TASK TO COMPLETE
Scan the entries for "symbol". Every line that holds it is to be copied.

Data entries
*** Begin section ***
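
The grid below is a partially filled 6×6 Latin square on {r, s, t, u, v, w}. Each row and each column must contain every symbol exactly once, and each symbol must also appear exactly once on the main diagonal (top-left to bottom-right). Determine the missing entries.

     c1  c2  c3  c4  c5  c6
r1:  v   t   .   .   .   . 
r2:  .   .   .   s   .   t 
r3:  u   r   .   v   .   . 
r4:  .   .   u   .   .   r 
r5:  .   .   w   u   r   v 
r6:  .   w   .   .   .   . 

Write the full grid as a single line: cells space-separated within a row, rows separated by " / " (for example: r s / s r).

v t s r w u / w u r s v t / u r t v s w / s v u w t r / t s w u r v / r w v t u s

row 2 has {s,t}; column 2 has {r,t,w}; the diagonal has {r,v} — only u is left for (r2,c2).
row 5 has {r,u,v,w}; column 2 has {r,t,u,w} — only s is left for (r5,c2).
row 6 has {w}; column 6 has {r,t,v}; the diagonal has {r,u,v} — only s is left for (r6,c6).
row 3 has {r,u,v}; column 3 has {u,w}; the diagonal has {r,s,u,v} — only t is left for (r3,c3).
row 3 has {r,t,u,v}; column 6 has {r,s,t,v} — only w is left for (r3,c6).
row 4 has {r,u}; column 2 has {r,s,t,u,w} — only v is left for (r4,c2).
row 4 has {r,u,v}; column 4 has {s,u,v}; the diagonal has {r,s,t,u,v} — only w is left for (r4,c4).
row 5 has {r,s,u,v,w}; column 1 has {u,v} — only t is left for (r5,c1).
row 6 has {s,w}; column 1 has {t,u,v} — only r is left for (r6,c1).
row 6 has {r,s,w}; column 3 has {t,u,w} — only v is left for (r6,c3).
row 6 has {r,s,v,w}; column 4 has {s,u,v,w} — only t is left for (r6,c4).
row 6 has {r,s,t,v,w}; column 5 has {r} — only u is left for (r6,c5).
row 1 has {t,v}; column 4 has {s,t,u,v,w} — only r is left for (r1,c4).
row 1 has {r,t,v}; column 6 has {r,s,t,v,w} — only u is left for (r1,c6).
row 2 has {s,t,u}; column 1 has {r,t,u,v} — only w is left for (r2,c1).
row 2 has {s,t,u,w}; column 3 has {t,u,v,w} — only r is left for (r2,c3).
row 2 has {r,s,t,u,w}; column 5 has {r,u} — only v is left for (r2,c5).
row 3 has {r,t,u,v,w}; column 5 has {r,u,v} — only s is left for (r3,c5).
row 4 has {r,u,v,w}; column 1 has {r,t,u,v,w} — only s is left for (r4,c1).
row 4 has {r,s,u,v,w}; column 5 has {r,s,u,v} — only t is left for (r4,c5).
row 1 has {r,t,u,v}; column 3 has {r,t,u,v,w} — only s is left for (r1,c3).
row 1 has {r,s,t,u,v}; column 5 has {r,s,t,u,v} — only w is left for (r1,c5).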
*** End section ***
*** Begin section ***
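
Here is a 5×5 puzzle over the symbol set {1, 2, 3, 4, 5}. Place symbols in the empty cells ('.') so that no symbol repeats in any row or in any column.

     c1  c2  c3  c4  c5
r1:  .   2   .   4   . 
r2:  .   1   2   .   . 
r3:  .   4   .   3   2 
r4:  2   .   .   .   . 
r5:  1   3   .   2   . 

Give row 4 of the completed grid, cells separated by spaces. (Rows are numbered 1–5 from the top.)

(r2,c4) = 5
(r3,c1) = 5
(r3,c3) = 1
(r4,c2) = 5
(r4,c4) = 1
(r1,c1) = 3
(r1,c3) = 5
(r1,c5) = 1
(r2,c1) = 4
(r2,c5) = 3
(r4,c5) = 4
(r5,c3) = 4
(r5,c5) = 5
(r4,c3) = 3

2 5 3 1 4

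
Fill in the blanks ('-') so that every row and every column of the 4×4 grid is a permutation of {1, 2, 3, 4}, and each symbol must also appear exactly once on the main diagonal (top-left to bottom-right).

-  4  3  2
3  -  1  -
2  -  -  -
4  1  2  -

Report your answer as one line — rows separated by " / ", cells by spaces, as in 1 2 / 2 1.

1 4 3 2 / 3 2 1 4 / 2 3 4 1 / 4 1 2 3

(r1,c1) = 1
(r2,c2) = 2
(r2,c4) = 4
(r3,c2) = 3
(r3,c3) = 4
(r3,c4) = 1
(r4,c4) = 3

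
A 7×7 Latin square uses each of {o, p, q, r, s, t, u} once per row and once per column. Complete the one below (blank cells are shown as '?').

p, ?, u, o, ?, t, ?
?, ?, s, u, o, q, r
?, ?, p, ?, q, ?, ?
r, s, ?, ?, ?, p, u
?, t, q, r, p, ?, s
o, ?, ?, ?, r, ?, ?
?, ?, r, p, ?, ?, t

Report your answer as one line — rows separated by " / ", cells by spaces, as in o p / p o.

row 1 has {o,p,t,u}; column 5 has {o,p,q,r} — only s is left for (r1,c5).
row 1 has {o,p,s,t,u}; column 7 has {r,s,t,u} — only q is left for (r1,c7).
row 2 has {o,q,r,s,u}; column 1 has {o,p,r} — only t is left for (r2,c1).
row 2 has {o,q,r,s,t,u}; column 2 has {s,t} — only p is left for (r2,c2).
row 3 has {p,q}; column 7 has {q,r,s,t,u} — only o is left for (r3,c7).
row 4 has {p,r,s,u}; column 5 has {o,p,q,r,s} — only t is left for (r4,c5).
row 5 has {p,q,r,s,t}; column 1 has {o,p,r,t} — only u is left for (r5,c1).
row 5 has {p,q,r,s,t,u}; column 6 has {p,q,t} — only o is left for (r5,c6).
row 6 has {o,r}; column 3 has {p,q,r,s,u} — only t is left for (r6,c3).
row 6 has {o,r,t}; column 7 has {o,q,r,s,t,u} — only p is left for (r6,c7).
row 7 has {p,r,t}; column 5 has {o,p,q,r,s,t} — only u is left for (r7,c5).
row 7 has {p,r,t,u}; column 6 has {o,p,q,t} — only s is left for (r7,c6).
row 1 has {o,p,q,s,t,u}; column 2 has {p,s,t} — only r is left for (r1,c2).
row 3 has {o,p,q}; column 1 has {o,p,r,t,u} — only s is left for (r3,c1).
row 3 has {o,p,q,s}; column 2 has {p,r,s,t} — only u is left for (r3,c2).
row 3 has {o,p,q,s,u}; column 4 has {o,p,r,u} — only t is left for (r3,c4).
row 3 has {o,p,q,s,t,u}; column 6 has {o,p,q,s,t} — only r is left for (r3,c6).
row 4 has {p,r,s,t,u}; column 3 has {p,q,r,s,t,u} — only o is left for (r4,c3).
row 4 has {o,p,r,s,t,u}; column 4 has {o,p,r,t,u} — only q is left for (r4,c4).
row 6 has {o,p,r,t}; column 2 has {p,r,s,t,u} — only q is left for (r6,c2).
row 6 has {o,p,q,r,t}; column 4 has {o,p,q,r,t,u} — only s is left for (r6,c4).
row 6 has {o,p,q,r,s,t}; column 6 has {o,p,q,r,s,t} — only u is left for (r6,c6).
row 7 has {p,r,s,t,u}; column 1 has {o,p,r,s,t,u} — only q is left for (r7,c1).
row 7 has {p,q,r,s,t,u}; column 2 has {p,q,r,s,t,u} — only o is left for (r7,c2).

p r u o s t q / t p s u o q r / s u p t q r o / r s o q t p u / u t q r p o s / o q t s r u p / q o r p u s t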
*** End section ***
*** Begin section ***
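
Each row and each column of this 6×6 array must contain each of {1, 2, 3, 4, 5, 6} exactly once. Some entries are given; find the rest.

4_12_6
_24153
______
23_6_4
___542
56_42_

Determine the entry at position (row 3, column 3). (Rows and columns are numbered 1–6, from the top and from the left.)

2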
*** End section ***
SOLUTION TO THIS EXERCISE
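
The grid below is a partially filled 6×6 Latin square on {r, s, t, u, v, w}. Each row and each column must contain every symbol exactly once, and each symbol must also appear exactly once on the main diagonal (top-left to bottom-right). Determine the missing entries.
Here is a 5×5 puzzle over the symbol set {1, 2, 3, 4, 5}. Place symbols in the empty cells ('.') so that no symbol repeats in any row or in any column.
Fill in the blanks ('-') so that every row and every column of the 4×4 grid is a permutation of {1, 2, 3, 4}, and each symbol must also appear exactly once on the main diagonal (top-left to bottom-right).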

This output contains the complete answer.